Records excerpted from a collection:
###

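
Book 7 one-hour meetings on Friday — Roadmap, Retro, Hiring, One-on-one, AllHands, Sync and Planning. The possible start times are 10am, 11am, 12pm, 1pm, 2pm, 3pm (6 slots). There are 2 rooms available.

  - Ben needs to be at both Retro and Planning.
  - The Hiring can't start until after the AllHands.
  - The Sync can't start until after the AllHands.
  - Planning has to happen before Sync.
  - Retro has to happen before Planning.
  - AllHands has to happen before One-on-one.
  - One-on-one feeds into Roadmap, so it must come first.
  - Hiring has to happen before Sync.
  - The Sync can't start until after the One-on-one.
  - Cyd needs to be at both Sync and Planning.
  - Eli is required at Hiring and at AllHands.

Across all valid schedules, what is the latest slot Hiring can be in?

2pm

Precedence pushes Hiring to at least 11am; downstream work caps Hiring at 2pm.
Hiring at 2pm is achievable: Sync -> 3pm; One-on-one -> 11am; Hiring -> 2pm; Planning -> 11am; Retro -> 10am; AllHands -> 10am; Roadmap -> 12pm.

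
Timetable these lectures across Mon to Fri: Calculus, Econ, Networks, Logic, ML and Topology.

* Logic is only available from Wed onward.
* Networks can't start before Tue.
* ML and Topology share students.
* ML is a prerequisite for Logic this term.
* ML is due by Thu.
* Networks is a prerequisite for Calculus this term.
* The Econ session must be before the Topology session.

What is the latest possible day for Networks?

Networks is available from Tue; downstream work caps Networks at Thu.
Networks at Thu is achievable: Networks -> Thu, Calculus -> Fri, Topology -> Tue, ML -> Mon, Econ -> Mon, Logic -> Wed.

Thu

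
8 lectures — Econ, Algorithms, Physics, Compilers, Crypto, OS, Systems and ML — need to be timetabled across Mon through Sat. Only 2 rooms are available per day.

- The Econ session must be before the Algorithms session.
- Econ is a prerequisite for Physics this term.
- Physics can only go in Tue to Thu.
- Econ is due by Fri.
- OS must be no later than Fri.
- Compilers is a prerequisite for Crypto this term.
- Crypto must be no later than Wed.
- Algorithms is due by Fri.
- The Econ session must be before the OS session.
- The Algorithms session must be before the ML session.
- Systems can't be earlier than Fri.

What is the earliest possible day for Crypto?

Tue

Precedence pushes Crypto to at least Tue; Crypto's own window allows nothing later than Wed.
Crypto at Tue is achievable: Econ -> Mon; ML -> Thu; Physics -> Tue; OS -> Wed; Systems -> Fri; Crypto -> Tue; Algorithms -> Wed; Compilers -> Mon.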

###

▶ **Goal of the exercise**:
Return each line in the records that holds the string "term".

▶ **Written solution**:
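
* ML is a prerequisite for Logic this term.
* Networks is a prerequisite for Calculus this term.
- Econ is a prerequisite for Physics this term.
- Compilers is a prerequisite for Crypto this term.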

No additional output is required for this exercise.